- Exercise directions -
Write the data below out again in full, exactly as shown.

═════ Data for this task

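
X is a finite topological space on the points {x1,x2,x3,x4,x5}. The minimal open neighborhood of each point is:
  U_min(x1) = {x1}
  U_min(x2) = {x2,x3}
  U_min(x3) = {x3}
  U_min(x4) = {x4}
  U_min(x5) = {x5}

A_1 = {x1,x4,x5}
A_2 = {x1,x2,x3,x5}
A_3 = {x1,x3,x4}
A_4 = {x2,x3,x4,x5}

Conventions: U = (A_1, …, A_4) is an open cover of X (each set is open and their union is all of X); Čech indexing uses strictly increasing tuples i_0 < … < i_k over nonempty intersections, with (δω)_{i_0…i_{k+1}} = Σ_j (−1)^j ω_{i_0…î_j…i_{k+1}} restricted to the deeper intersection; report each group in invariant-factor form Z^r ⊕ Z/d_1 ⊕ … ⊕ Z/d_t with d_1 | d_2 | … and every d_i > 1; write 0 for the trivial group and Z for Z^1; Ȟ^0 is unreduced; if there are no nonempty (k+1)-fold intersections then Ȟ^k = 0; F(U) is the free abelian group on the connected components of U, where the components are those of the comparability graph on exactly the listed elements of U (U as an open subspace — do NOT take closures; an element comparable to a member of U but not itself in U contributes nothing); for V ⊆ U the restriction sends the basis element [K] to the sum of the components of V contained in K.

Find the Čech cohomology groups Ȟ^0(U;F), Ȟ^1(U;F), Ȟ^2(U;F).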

══════════

- Result for this task -
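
X is a finite topological space on the points {x1,x2,x3,x4,x5}. The minimal open neighborhood of each point is:
  U_min(x1) = {x1}
  U_min(x2) = {x2,x3}
  U_min(x3) = {x3}
  U_min(x4) = {x4}
  U_min(x5) = {x5}

A_1 = {x1,x4,x5}
A_2 = {x1,x2,x3,x5}
A_3 = {x1,x3,x4}
A_4 = {x2,x3,x4,x5}

Conventions: U = (A_1, …, A_4) is an open cover of X (each set is open and their union is all of X); Čech indexing uses strictly increasing tuples i_0 < … < i_k over nonempty intersections, with (δω)_{i_0…i_{k+1}} = Σ_j (−1)^j ω_{i_0…î_j…i_{k+1}} restricted to the deeper intersection; report each group in invariant-factor form Z^r ⊕ Z/d_1 ⊕ … ⊕ Z/d_t with d_1 | d_2 | … and every d_i > 1; write 0 for the trivial group and Z for Z^1; Ȟ^0 is unreduced; if there are no nonempty (k+1)-fold intersections then Ȟ^k = 0; F(U) is the free abelian group on the connected components of U, where the components are those of the comparability graph on exactly the listed elements of U (U as an open subspace — do NOT take closures; an element comparable to a member of U but not itself in U contributes nothing); for V ⊆ U the restriction sends the basis element [K] to the sum of the components of V contained in K.

Find the Čech cohomology groups Ȟ^0(U;F), Ȟ^1(U;F), Ȟ^2(U;F).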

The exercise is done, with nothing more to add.